Data provided:
•••••

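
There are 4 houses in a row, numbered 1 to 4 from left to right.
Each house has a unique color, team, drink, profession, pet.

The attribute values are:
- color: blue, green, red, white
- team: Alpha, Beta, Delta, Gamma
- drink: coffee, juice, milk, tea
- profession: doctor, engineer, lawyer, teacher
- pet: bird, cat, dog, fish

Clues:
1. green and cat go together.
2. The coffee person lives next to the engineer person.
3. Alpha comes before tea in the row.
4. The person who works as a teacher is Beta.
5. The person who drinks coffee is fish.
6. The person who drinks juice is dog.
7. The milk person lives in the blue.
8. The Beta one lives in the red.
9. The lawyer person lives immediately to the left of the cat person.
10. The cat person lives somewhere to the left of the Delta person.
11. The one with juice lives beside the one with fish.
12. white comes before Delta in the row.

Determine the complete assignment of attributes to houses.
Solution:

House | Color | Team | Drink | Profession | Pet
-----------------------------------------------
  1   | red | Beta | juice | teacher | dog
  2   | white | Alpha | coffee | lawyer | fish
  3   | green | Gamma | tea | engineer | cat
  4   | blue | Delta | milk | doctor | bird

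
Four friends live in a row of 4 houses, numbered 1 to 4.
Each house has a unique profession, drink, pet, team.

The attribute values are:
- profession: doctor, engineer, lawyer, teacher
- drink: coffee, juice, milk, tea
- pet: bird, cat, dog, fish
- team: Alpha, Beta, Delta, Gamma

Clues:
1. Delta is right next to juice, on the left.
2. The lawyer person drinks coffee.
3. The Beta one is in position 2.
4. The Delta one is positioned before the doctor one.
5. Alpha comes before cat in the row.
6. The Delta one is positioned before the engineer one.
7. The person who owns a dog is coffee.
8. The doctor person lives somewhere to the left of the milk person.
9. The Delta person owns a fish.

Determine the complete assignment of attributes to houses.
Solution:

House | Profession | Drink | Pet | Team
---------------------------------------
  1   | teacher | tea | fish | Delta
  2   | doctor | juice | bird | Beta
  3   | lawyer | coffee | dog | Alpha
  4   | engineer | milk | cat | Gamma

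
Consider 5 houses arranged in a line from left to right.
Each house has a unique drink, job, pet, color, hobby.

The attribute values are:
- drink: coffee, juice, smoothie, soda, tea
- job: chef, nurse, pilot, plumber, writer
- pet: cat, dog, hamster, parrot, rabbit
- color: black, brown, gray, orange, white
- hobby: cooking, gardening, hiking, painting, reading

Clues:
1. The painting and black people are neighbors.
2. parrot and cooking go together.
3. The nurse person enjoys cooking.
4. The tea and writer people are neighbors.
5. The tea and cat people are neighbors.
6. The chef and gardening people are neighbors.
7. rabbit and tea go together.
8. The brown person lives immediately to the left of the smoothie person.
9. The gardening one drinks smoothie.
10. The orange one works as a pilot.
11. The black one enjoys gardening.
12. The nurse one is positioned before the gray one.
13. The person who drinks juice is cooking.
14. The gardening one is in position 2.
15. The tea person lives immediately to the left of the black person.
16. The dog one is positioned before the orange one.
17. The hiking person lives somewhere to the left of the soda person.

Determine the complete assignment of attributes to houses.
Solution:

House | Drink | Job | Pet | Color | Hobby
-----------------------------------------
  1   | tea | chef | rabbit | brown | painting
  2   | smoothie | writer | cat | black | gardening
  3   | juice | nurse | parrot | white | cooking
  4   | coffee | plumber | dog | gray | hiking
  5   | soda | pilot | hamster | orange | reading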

•••••

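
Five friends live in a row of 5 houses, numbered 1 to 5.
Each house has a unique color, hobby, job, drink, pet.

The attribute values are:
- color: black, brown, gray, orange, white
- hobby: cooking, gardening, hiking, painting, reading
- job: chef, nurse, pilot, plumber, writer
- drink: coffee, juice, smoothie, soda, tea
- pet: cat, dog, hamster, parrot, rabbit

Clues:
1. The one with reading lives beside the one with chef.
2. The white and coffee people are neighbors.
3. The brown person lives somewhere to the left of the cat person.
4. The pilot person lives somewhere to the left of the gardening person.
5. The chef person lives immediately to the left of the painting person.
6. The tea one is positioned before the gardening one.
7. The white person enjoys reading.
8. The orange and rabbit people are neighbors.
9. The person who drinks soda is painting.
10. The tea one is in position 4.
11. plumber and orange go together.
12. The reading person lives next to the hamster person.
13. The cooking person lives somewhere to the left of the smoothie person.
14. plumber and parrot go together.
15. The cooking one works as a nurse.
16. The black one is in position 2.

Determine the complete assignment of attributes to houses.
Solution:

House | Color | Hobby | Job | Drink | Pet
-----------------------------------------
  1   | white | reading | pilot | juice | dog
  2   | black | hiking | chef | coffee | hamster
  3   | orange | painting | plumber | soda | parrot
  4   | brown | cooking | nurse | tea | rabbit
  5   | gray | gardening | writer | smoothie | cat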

•••••

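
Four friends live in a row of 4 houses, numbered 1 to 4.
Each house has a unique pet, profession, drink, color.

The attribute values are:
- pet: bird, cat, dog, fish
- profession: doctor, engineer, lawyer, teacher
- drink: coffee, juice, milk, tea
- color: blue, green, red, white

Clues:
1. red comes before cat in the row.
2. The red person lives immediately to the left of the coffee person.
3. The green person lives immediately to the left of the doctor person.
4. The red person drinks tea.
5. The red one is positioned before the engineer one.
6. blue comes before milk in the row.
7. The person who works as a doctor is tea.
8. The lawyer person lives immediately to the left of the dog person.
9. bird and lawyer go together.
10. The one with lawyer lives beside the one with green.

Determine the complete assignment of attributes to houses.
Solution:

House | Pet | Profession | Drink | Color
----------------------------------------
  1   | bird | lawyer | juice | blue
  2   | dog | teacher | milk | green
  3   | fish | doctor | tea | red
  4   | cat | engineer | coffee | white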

•••••

Work instructions: Please go over the data above and copy each line with "before" in it.

Response below:
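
3. Alpha comes before tea in the row.
12. white comes before Delta in the row.
4. The Delta one is positioned before the doctor one.
5. Alpha comes before cat in the row.
6. The Delta one is positioned before the engineer one.
12. The nurse one is positioned before the gray one.
16. The dog one is positioned before the orange one.
6. The tea one is positioned before the gardening one.
1. red comes before cat in the row.
5. The red one is positioned before the engineer one.
6. blue comes before milk in the row.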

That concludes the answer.